- Problem requirements -
Transcribe the data that follows, exactly and in full.

Task inputs section start

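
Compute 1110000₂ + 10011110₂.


Align and add column by column (LSB to MSB, carry propagating):
  001110000
+ 010011110
  ---------
  col 0: 0 + 0 + 0 (carry in) = 0 → bit 0, carry out 0
  col 1: 0 + 1 + 0 (carry in) = 1 → bit 1, carry out 0
  col 2: 0 + 1 + 0 (carry in) = 1 → bit 1, carry out 0
  col 3: 0 + 1 + 0 (carry in) = 1 → bit 1, carry out 0
  col 4: 1 + 1 + 0 (carry in) = 2 → bit 0, carry out 1
  col 5: 1 + 0 + 1 (carry in) = 2 → bit 0, carry out 1
  col 6: 1 + 0 + 1 (carry in) = 2 → bit 0, carry out 1
  col 7: 0 + 1 + 1 (carry in) = 2 → bit 0, carry out 1
  col 8: 0 + 0 + 1 (carry in) = 1 → bit 1, carry out 0
Reading bits MSB→LSB: 100001110
Strip leading zeros: 100001110
= 100001110


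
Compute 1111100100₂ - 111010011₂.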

Task inputs section end

- Output of the exercise -
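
Compute 1110000₂ + 10011110₂.


Align and add column by column (LSB to MSB, carry propagating):
  001110000
+ 010011110
  ---------
  col 0: 0 + 0 + 0 (carry in) = 0 → bit 0, carry out 0
  col 1: 0 + 1 + 0 (carry in) = 1 → bit 1, carry out 0
  col 2: 0 + 1 + 0 (carry in) = 1 → bit 1, carry out 0
  col 3: 0 + 1 + 0 (carry in) = 1 → bit 1, carry out 0
  col 4: 1 + 1 + 0 (carry in) = 2 → bit 0, carry out 1
  col 5: 1 + 0 + 1 (carry in) = 2 → bit 0, carry out 1
  col 6: 1 + 0 + 1 (carry in) = 2 → bit 0, carry out 1
  col 7: 0 + 1 + 1 (carry in) = 2 → bit 0, carry out 1
  col 8: 0 + 0 + 1 (carry in) = 1 → bit 1, carry out 0
Reading bits MSB→LSB: 100001110
Strip leading zeros: 100001110
= 100001110


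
Compute 1111100100₂ - 111010011₂.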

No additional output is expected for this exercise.